DATASET RECORDS below:

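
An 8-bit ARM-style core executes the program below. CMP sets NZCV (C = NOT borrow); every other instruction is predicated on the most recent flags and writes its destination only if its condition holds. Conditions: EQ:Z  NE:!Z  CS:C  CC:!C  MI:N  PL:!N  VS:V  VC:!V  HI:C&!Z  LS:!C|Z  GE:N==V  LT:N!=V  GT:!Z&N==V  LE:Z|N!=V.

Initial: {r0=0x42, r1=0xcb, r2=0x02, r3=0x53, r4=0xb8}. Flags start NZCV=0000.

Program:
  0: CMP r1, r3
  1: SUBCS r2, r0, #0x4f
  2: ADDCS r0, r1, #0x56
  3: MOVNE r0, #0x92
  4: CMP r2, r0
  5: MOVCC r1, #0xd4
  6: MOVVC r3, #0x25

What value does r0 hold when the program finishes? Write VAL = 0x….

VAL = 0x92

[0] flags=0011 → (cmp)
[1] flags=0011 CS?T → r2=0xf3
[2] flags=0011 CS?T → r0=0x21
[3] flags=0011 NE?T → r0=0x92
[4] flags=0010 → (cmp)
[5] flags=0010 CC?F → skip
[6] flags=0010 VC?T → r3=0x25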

End of DATASET RECORDS.

TRY IT: What must be returned is the line with "2: ADDCS r0, r1, #0x56" plus every line after it to the end of the entries, exactly as they appear.

RESPONSE BOX:
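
  2: ADDCS r0, r1, #0x56
  3: MOVNE r0, #0x92
  4: CMP r2, r0
  5: MOVCC r1, #0xd4
  6: MOVVC r3, #0x25

What value does r0 hold when the program finishes? Write VAL = 0x….

VAL = 0x92

[0] flags=0011 → (cmp)
[1] flags=0011 CS?T → r2=0xf3
[2] flags=0011 CS?T → r0=0x21
[3] flags=0011 NE?T → r0=0x92
[4] flags=0010 → (cmp)
[5] flags=0010 CC?F → skip
[6] flags=0010 VC?T → r3=0x25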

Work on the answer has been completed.